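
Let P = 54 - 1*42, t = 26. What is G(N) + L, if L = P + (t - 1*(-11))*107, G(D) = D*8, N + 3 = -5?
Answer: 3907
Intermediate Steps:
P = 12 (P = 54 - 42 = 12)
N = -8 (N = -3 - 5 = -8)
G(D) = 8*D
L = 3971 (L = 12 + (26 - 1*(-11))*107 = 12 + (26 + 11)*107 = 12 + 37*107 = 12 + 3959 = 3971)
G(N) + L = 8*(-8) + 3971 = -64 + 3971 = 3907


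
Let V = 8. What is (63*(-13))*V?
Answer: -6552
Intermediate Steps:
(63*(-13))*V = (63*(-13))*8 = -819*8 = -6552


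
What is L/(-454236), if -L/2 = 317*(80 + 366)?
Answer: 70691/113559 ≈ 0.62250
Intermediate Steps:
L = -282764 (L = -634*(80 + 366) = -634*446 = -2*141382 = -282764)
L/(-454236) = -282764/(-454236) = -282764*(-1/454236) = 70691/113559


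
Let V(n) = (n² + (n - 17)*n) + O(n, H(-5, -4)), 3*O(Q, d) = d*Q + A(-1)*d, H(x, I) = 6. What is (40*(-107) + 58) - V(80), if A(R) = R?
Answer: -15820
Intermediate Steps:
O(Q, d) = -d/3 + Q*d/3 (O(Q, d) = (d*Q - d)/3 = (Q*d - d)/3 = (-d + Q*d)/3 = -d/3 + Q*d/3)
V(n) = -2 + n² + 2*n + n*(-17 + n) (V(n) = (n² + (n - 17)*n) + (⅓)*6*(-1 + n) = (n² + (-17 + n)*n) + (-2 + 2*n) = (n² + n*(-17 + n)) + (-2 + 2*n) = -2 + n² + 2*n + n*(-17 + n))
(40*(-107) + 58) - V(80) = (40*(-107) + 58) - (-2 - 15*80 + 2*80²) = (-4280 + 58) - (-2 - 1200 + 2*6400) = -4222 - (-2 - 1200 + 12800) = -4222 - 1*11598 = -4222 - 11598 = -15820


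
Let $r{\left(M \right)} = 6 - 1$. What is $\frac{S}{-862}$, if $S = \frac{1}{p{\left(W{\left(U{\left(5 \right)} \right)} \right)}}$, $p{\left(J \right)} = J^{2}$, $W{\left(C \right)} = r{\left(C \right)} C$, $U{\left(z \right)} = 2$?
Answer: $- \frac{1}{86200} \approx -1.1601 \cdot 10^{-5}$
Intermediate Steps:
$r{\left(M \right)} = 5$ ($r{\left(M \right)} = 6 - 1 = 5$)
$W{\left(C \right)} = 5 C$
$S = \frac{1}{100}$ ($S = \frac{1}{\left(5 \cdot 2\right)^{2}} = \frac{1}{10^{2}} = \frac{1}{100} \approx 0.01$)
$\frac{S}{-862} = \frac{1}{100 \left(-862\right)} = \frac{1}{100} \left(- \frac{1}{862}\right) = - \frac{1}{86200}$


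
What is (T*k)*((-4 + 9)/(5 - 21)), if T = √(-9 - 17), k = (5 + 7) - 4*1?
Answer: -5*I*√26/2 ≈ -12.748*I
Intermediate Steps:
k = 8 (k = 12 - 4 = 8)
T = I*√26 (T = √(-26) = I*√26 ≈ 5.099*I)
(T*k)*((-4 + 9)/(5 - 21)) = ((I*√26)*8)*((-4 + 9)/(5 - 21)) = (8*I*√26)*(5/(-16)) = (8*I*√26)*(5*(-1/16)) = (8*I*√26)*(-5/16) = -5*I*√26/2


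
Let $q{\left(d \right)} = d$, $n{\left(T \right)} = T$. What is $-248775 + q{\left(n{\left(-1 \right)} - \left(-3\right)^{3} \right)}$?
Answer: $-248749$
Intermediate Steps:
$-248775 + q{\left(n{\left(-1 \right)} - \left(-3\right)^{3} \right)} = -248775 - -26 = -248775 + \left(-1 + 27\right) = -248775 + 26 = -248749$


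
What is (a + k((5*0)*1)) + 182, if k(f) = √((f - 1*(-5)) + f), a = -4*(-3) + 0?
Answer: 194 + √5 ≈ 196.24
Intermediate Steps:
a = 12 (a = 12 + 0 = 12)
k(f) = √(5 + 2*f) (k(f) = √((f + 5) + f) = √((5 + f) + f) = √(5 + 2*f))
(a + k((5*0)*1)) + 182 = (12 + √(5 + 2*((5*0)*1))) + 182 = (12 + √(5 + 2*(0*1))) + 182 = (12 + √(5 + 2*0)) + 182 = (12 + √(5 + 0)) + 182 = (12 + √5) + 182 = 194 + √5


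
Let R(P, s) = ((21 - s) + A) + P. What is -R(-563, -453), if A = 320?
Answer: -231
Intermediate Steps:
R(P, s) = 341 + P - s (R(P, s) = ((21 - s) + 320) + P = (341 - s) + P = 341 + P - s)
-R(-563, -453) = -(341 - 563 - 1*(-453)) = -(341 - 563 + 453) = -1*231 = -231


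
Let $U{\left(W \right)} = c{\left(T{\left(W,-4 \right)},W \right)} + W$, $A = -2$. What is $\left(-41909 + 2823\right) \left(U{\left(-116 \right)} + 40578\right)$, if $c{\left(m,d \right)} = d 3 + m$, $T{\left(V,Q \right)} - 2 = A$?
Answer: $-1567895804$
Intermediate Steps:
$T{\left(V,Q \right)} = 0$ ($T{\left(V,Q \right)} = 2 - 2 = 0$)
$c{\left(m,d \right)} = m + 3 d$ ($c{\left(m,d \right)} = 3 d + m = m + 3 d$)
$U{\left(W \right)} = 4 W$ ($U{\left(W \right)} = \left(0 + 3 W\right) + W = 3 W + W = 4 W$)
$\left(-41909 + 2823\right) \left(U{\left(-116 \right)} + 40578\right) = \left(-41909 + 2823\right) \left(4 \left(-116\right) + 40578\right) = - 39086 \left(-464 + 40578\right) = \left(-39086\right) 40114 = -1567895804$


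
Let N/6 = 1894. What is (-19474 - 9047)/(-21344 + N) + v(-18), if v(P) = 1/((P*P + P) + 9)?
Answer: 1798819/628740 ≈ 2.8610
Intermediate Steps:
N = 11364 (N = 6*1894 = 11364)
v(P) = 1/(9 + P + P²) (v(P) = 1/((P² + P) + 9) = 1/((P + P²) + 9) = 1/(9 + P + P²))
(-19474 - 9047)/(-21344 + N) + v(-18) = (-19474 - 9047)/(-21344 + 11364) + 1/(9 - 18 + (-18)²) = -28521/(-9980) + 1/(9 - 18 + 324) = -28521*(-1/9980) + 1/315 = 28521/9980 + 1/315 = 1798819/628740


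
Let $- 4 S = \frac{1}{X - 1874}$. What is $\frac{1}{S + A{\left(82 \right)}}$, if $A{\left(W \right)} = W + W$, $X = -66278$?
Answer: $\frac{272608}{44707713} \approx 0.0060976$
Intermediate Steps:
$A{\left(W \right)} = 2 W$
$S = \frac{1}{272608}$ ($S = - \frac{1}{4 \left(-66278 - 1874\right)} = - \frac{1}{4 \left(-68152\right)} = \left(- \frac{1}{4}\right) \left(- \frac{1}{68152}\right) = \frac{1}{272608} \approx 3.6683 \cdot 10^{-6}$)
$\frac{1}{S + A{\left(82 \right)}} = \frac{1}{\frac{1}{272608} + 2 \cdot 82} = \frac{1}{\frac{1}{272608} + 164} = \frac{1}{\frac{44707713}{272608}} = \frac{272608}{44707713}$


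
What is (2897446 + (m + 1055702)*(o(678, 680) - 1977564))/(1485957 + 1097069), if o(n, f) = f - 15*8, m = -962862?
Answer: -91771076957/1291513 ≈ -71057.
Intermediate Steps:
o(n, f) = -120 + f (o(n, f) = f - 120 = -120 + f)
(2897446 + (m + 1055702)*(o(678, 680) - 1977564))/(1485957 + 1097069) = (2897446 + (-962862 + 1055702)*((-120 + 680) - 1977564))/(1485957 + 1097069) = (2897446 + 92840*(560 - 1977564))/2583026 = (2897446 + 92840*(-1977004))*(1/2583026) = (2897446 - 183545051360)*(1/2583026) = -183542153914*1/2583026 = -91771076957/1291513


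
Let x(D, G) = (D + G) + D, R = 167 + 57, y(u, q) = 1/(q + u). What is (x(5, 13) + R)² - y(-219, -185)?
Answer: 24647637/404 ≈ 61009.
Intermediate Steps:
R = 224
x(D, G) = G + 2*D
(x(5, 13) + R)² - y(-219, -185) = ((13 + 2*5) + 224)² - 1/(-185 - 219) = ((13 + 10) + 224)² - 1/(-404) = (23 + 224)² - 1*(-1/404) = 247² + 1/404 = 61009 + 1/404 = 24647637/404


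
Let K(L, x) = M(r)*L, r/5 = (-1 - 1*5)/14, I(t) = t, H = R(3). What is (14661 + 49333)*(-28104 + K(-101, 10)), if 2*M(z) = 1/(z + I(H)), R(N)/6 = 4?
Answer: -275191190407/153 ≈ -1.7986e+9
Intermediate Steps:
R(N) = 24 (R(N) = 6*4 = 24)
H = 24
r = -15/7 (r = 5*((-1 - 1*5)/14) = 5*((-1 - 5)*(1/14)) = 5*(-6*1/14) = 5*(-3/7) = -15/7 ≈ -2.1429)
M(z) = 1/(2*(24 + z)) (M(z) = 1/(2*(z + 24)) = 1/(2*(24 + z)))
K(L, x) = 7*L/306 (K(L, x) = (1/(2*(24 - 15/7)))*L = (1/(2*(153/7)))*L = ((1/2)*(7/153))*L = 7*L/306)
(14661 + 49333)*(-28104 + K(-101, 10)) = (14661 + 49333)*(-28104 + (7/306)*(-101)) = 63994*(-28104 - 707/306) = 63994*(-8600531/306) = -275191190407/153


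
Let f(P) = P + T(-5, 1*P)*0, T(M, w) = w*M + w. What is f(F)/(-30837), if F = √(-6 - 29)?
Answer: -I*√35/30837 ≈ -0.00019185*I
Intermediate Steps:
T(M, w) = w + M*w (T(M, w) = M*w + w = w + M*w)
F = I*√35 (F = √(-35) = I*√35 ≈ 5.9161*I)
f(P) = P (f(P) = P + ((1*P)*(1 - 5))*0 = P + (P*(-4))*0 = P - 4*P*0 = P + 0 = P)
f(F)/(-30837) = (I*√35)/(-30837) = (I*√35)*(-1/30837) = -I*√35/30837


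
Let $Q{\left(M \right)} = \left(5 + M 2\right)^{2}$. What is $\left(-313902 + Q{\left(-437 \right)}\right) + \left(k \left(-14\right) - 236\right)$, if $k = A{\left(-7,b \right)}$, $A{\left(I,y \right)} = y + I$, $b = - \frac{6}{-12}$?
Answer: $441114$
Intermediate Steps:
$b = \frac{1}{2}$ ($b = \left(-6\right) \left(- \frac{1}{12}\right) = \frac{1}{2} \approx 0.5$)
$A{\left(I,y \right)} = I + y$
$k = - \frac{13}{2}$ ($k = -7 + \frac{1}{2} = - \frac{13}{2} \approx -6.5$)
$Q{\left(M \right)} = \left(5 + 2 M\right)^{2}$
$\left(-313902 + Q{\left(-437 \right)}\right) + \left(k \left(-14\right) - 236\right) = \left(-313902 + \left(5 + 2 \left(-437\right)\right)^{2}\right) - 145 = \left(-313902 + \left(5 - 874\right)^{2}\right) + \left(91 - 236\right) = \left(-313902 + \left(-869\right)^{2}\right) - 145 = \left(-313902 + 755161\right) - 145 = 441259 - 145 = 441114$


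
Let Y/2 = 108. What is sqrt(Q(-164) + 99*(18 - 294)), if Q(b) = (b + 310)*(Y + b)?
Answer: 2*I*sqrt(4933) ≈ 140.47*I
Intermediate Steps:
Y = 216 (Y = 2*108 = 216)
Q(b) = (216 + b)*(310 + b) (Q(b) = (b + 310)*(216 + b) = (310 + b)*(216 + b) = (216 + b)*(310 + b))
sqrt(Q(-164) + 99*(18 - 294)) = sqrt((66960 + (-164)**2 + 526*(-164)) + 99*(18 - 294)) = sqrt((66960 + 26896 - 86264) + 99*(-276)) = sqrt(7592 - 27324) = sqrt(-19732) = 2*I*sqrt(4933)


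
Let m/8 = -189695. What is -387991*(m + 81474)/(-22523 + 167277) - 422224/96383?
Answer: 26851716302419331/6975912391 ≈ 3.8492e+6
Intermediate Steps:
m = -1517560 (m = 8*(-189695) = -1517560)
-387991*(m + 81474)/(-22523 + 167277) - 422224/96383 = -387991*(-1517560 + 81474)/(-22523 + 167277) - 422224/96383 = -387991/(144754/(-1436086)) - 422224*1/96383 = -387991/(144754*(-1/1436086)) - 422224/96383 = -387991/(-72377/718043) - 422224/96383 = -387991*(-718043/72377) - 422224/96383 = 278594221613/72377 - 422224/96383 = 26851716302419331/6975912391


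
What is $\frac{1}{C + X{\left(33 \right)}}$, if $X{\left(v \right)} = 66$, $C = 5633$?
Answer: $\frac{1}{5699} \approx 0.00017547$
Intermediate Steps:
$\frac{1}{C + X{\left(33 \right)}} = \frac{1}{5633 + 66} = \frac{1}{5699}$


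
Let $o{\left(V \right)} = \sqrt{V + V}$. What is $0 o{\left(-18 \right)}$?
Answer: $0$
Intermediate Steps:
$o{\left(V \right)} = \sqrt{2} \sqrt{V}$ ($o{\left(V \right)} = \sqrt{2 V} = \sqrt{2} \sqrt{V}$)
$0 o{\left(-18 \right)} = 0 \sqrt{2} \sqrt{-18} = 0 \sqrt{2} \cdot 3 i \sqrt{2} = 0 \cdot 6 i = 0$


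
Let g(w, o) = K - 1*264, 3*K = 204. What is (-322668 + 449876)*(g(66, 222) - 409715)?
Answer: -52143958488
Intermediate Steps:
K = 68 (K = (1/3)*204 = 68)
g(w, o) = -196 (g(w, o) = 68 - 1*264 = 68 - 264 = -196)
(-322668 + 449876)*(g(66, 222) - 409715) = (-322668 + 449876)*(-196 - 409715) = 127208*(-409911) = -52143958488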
┄┄┄┄┄┄┄┄┄┄
**DIRECTIONS:** Retype exactly the lines of the data above, starting at its first line and finishing with the line that has "Answer: 70691/113559 ≈ 0.62250" in it.

**PROBLEM SOLUTION:**
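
Let P = 54 - 1*42, t = 26. What is G(N) + L, if L = P + (t - 1*(-11))*107, G(D) = D*8, N + 3 = -5?
Answer: 3907
Intermediate Steps:
P = 12 (P = 54 - 42 = 12)
N = -8 (N = -3 - 5 = -8)
G(D) = 8*D
L = 3971 (L = 12 + (26 - 1*(-11))*107 = 12 + (26 + 11)*107 = 12 + 37*107 = 12 + 3959 = 3971)
G(N) + L = 8*(-8) + 3971 = -64 + 3971 = 3907


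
Let V = 8. What is (63*(-13))*V?
Answer: -6552
Intermediate Steps:
(63*(-13))*V = (63*(-13))*8 = -819*8 = -6552


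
What is L/(-454236), if -L/2 = 317*(80 + 366)?
Answer: 70691/113559 ≈ 0.62250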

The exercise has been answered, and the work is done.